[[ INPUT FOR THIS TASK, beginning ]]

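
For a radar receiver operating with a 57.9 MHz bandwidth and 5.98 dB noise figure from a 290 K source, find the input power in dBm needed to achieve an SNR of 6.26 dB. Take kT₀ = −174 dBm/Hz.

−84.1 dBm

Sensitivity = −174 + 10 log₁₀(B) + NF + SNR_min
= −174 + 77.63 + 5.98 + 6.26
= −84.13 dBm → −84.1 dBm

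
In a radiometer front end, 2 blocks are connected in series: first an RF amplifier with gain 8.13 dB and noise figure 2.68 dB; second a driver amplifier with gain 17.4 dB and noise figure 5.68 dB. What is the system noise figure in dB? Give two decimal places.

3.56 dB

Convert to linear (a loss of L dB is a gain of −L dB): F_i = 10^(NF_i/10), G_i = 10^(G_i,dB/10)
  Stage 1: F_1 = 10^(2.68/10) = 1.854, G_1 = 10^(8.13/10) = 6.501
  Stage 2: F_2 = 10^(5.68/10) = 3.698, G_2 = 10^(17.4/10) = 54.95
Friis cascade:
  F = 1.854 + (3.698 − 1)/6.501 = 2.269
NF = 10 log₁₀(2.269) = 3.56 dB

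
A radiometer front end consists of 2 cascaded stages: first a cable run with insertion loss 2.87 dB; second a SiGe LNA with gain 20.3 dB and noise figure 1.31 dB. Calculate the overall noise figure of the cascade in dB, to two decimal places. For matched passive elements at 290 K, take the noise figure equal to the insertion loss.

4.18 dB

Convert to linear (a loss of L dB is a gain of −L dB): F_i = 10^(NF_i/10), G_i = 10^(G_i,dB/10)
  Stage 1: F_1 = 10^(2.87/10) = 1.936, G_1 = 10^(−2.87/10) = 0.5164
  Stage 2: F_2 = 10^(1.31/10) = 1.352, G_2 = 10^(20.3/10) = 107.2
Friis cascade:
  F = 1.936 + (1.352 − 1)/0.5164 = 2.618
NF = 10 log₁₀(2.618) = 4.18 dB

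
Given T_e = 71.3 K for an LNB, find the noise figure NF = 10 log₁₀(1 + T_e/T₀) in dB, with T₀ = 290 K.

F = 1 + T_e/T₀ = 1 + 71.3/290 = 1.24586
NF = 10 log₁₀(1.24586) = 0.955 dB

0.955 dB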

[[ INPUT FOR THIS TASK, end ]]

■ **ABOUT THIS TASK**: Exactly as they are written, print the entries again.

■ **REPLY**:
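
For a radar receiver operating with a 57.9 MHz bandwidth and 5.98 dB noise figure from a 290 K source, find the input power in dBm needed to achieve an SNR of 6.26 dB. Take kT₀ = −174 dBm/Hz.

−84.1 dBm

Sensitivity = −174 + 10 log₁₀(B) + NF + SNR_min
= −174 + 77.63 + 5.98 + 6.26
= −84.13 dBm → −84.1 dBm

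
In a radiometer front end, 2 blocks are connected in series: first an RF amplifier with gain 8.13 dB and noise figure 2.68 dB; second a driver amplifier with gain 17.4 dB and noise figure 5.68 dB. What is the system noise figure in dB? Give two decimal places.

3.56 dB

Convert to linear (a loss of L dB is a gain of −L dB): F_i = 10^(NF_i/10), G_i = 10^(G_i,dB/10)
  Stage 1: F_1 = 10^(2.68/10) = 1.854, G_1 = 10^(8.13/10) = 6.501
  Stage 2: F_2 = 10^(5.68/10) = 3.698, G_2 = 10^(17.4/10) = 54.95
Friis cascade:
  F = 1.854 + (3.698 − 1)/6.501 = 2.269
NF = 10 log₁₀(2.269) = 3.56 dB

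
A radiometer front end consists of 2 cascaded stages: first a cable run with insertion loss 2.87 dB; second a SiGe LNA with gain 20.3 dB and noise figure 1.31 dB. Calculate the overall noise figure of the cascade in dB, to two decimal places. For matched passive elements at 290 K, take the noise figure equal to the insertion loss.

4.18 dB

Convert to linear (a loss of L dB is a gain of −L dB): F_i = 10^(NF_i/10), G_i = 10^(G_i,dB/10)
  Stage 1: F_1 = 10^(2.87/10) = 1.936, G_1 = 10^(−2.87/10) = 0.5164
  Stage 2: F_2 = 10^(1.31/10) = 1.352, G_2 = 10^(20.3/10) = 107.2
Friis cascade:
  F = 1.936 + (1.352 − 1)/0.5164 = 2.618
NF = 10 log₁₀(2.618) = 4.18 dB

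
Given T_e = 71.3 K for an LNB, find the noise figure NF = 10 log₁₀(1 + T_e/T₀) in dB, with T₀ = 290 K.

F = 1 + T_e/T₀ = 1 + 71.3/290 = 1.24586
NF = 10 log₁₀(1.24586) = 0.955 dB

0.955 dB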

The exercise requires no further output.